[[ EXERCISE INPUTS, beginning ]]

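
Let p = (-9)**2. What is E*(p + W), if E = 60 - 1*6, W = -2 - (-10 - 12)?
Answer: 5454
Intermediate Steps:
p = 81
W = 20 (W = -2 - 1*(-22) = -2 + 22 = 20)
E = 54 (E = 60 - 6 = 54)
E*(p + W) = 54*(81 + 20) = 54*101 = 5454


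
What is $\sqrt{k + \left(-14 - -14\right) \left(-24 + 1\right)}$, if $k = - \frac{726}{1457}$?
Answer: $\frac{11 i \sqrt{8742}}{1457} \approx 0.70589 i$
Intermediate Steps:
$k = - \frac{726}{1457}$ ($k = \left(-726\right) \frac{1}{1457} = - \frac{726}{1457} \approx -0.49828$)
$\sqrt{k + \left(-14 - -14\right) \left(-24 + 1\right)} = \sqrt{- \frac{726}{1457} + \left(-14 - -14\right) \left(-24 + 1\right)} = \sqrt{- \frac{726}{1457} + \left(-14 + 14\right) \left(-23\right)} = \sqrt{- \frac{726}{1457} + 0 \left(-23\right)} = \sqrt{- \frac{726}{1457} + 0} = \sqrt{- \frac{726}{1457}} = \frac{11 i \sqrt{8742}}{1457}$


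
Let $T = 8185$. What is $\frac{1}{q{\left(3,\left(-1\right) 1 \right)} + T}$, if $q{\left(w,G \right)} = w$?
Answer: $\frac{1}{8188} \approx 0.00012213$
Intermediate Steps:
$\frac{1}{q{\left(3,\left(-1\right) 1 \right)} + T} = \frac{1}{3 + 8185} = \frac{1}{8188}$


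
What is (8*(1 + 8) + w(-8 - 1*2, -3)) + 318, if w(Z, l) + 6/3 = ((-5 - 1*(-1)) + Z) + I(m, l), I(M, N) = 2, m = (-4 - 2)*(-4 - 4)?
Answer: 376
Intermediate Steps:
m = 48 (m = -6*(-8) = 48)
w(Z, l) = -4 + Z (w(Z, l) = -2 + (((-5 - 1*(-1)) + Z) + 2) = -2 + (((-5 + 1) + Z) + 2) = -2 + ((-4 + Z) + 2) = -2 + (-2 + Z) = -4 + Z)
(8*(1 + 8) + w(-8 - 1*2, -3)) + 318 = (8*(1 + 8) + (-4 + (-8 - 1*2))) + 318 = (8*9 + (-4 + (-8 - 2))) + 318 = (72 + (-4 - 10)) + 318 = (72 - 14) + 318 = 58 + 318 = 376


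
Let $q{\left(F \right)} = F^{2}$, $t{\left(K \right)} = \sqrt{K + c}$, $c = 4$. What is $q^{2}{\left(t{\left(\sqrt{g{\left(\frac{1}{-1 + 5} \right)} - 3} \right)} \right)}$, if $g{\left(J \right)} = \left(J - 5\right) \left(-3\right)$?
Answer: $\frac{109}{4} + 12 \sqrt{5} \approx 54.083$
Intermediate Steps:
$g{\left(J \right)} = 15 - 3 J$ ($g{\left(J \right)} = \left(-5 + J\right) \left(-3\right) = 15 - 3 J$)
$t{\left(K \right)} = \sqrt{4 + K}$ ($t{\left(K \right)} = \sqrt{K + 4} = \sqrt{4 + K}$)
$q^{2}{\left(t{\left(\sqrt{g{\left(\frac{1}{-1 + 5} \right)} - 3} \right)} \right)} = \left(\left(\sqrt{4 + \sqrt{\left(15 - \frac{3}{-1 + 5}\right) - 3}}\right)^{2}\right)^{2} = \left(\left(\sqrt{4 + \sqrt{\left(15 - \frac{3}{4}\right) - 3}}\right)^{2}\right)^{2} = \left(\left(\sqrt{4 + \sqrt{\frac{57}{4} - 3}}\right)^{2}\right)^{2} = \left(\left(\sqrt{4 + \sqrt{\frac{45}{4}}}\right)^{2}\right)^{2} = \left(\left(\sqrt{4 + \frac{3 \sqrt{5}}{2}}\right)^{2}\right)^{2} = \left(4 + \frac{3 \sqrt{5}}{2}\right)^{2}$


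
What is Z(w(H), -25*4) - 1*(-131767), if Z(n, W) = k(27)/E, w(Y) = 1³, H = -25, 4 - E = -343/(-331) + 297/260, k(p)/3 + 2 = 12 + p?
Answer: 6888141737/52251 ≈ 1.3183e+5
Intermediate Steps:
k(p) = 30 + 3*p (k(p) = -6 + 3*(12 + p) = -6 + (36 + 3*p) = 30 + 3*p)
E = 156753/86060 (E = 4 - (-343/(-331) + 297/260) = 4 - (-343*(-1/331) + 297*(1/260)) = 4 - (343/331 + 297/260) = 4 - 1*187487/86060 = 4 - 187487/86060 = 156753/86060 ≈ 1.8214)
w(Y) = 1
Z(n, W) = 3184220/52251 (Z(n, W) = (30 + 3*27)/(156753/86060) = (30 + 81)*(86060/156753) = 111*(86060/156753) = 3184220/52251)
Z(w(H), -25*4) - 1*(-131767) = 3184220/52251 - 1*(-131767) = 3184220/52251 + 131767 = 6888141737/52251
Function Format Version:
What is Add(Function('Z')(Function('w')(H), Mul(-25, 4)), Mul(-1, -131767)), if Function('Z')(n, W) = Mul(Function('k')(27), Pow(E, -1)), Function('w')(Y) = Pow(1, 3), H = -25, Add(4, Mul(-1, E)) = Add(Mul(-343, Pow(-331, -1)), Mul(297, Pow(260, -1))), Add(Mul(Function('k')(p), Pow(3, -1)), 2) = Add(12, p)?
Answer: Rational(6888141737, 52251) ≈ 1.3183e+5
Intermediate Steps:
Function('k')(p) = Add(30, Mul(3, p)) (Function('k')(p) = Add(-6, Mul(3, Add(12, p))) = Add(-6, Add(36, Mul(3, p))) = Add(30, Mul(3, p)))
E = Rational(156753, 86060) (E = Add(4, Mul(-1, Add(Mul(-343, Pow(-331, -1)), Mul(297, Pow(260, -1))))) = Add(4, Mul(-1, Add(Mul(-343, Rational(-1, 331)), Mul(297, Rational(1, 260))))) = Add(4, Mul(-1, Add(Rational(343, 331), Rational(297, 260)))) = Add(4, Mul(-1, Rational(187487, 86060))) = Add(4, Rational(-187487, 86060)) = Rational(156753, 86060) ≈ 1.8214)
Function('w')(Y) = 1
Function('Z')(n, W) = Rational(3184220, 52251) (Function('Z')(n, W) = Mul(Add(30, Mul(3, 27)), Pow(Rational(156753, 86060), -1)) = Mul(Add(30, 81), Rational(86060, 156753)) = Mul(111, Rational(86060, 156753)) = Rational(3184220, 52251))
Add(Function('Z')(Function('w')(H), Mul(-25, 4)), Mul(-1, -131767)) = Add(Rational(3184220, 52251), Mul(-1, -131767)) = Add(Rational(3184220, 52251), 131767) = Rational(6888141737, 52251)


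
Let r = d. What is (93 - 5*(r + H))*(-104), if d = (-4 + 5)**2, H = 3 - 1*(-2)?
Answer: -6552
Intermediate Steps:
H = 5 (H = 3 + 2 = 5)
d = 1 (d = 1**2 = 1)
r = 1
(93 - 5*(r + H))*(-104) = (93 - 5*(1 + 5))*(-104) = (93 - 5*6)*(-104) = (93 - 30)*(-104) = 63*(-104) = -6552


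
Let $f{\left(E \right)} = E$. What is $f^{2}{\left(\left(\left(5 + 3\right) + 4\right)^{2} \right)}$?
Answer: $20736$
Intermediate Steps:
$f^{2}{\left(\left(\left(5 + 3\right) + 4\right)^{2} \right)} = \left(\left(\left(5 + 3\right) + 4\right)^{2}\right)^{2} = \left(\left(8 + 4\right)^{2}\right)^{2} = \left(12^{2}\right)^{2} = 144^{2} = 20736$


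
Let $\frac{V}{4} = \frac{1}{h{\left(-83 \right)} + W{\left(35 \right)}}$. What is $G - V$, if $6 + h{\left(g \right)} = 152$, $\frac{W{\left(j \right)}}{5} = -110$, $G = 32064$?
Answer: $\frac{3238465}{101} \approx 32064.0$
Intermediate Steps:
$W{\left(j \right)} = -550$ ($W{\left(j \right)} = 5 \left(-110\right) = -550$)
$h{\left(g \right)} = 146$ ($h{\left(g \right)} = -6 + 152 = 146$)
$V = - \frac{1}{101}$ ($V = \frac{4}{146 - 550} = \frac{4}{-404} = 4 \left(- \frac{1}{404}\right) = - \frac{1}{101} \approx -0.009901$)
$G - V = 32064 - - \frac{1}{101} = 32064 + \frac{1}{101} = \frac{3238465}{101}$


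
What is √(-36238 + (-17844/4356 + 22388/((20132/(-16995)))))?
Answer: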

[[ EXERCISE INPUTS, end ]]

Could you repeat exactly the lines in the listing above from the one with "Answer: 6888141737/52251 ≈ 1.3183e+5" down to the one with "Answer: Rational(6888141737, 52251)"? Include both of those lines.

WRITTEN SOLUTION
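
Answer: 6888141737/52251 ≈ 1.3183e+5
Intermediate Steps:
k(p) = 30 + 3*p (k(p) = -6 + 3*(12 + p) = -6 + (36 + 3*p) = 30 + 3*p)
E = 156753/86060 (E = 4 - (-343/(-331) + 297/260) = 4 - (-343*(-1/331) + 297*(1/260)) = 4 - (343/331 + 297/260) = 4 - 1*187487/86060 = 4 - 187487/86060 = 156753/86060 ≈ 1.8214)
w(Y) = 1
Z(n, W) = 3184220/52251 (Z(n, W) = (30 + 3*27)/(156753/86060) = (30 + 81)*(86060/156753) = 111*(86060/156753) = 3184220/52251)
Z(w(H), -25*4) - 1*(-131767) = 3184220/52251 - 1*(-131767) = 3184220/52251 + 131767 = 6888141737/52251
Function Format Version:
What is Add(Function('Z')(Function('w')(H), Mul(-25, 4)), Mul(-1, -131767)), if Function('Z')(n, W) = Mul(Function('k')(27), Pow(E, -1)), Function('w')(Y) = Pow(1, 3), H = -25, Add(4, Mul(-1, E)) = Add(Mul(-343, Pow(-331, -1)), Mul(297, Pow(260, -1))), Add(Mul(Function('k')(p), Pow(3, -1)), 2) = Add(12, p)?
Answer: Rational(6888141737, 52251) ≈ 1.3183e+5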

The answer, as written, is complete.